==== Extracted information ====

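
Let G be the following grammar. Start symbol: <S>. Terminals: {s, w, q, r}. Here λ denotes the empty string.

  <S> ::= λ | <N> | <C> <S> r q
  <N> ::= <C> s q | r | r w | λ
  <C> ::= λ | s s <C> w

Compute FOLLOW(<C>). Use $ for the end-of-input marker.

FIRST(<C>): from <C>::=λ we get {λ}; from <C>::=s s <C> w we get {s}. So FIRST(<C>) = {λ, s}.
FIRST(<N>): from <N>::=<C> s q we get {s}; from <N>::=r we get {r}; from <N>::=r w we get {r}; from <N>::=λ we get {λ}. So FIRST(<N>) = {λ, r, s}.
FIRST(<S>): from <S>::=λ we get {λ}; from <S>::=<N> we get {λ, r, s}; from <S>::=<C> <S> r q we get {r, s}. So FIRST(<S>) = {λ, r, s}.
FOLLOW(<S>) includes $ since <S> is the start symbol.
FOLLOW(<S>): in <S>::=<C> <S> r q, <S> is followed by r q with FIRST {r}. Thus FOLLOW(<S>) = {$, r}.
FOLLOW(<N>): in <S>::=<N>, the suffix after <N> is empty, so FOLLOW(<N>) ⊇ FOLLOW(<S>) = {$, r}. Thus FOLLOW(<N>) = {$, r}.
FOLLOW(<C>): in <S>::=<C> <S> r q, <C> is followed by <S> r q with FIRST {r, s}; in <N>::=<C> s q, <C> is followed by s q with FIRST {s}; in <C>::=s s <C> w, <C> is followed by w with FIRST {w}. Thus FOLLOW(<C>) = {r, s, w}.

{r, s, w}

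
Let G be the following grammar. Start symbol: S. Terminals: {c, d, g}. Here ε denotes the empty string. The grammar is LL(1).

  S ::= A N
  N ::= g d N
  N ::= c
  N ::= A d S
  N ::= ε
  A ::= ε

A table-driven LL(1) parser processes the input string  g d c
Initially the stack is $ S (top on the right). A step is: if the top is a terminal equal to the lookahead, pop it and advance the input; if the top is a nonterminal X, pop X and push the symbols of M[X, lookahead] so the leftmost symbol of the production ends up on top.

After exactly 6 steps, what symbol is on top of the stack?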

====

Lines that contain "string" are to be copied from the records above.

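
Let G be the following grammar. Start symbol: <S>. Terminals: {s, w, q, r}. Here λ denotes the empty string.
Let G be the following grammar. Start symbol: S. Terminals: {c, d, g}. Here ε denotes the empty string. The grammar is LL(1).
A table-driven LL(1) parser processes the input string  g d c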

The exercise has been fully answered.